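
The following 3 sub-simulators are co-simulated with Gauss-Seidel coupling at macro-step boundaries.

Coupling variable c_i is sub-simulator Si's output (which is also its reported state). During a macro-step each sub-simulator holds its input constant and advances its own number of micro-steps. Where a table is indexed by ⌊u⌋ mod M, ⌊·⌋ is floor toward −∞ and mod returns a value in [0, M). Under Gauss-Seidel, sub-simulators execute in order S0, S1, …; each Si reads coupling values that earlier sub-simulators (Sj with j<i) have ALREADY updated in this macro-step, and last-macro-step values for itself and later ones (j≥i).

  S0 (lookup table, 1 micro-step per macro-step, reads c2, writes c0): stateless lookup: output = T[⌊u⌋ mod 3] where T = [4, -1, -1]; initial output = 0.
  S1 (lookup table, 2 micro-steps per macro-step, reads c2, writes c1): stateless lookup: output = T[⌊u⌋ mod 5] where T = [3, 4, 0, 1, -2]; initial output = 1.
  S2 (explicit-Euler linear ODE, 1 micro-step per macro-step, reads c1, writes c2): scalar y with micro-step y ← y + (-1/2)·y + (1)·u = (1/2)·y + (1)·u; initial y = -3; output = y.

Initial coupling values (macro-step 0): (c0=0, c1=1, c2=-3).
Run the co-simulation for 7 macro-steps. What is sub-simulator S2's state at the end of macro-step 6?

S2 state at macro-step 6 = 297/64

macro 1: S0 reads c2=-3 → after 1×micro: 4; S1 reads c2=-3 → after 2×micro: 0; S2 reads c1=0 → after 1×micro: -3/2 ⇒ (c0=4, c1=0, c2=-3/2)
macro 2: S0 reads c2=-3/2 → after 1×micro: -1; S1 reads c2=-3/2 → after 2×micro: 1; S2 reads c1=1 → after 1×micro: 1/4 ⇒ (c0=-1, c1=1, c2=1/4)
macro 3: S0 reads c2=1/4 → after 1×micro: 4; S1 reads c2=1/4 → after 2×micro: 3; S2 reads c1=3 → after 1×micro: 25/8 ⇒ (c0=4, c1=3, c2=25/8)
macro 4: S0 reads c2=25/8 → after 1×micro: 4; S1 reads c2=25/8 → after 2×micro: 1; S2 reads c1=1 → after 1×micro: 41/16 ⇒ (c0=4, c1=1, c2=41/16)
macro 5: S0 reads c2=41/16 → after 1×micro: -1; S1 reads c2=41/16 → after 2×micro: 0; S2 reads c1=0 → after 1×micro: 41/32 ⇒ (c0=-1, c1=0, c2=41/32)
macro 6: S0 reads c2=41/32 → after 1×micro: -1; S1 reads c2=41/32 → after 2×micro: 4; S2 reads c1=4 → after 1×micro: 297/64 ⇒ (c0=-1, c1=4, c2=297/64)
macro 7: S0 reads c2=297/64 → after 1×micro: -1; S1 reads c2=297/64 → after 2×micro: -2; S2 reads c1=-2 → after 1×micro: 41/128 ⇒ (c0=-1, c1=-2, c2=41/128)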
.....
# Exercise
Show each line of the data that contains the string "values".

# Exercise solution
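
Coupling variable c_i is sub-simulator Si's output (which is also its reported state). During a macro-step each sub-simulator holds its input constant and advances its own number of micro-steps. Where a table is indexed by ⌊u⌋ mod M, ⌊·⌋ is floor toward −∞ and mod returns a value in [0, M). Under Gauss-Seidel, sub-simulators execute in order S0, S1, …; each Si reads coupling values that earlier sub-simulators (Sj with j<i) have ALREADY updated in this macro-step, and last-macro-step values for itself and later ones (j≥i).
Initial coupling values (macro-step 0): (c0=0, c1=1, c2=-3).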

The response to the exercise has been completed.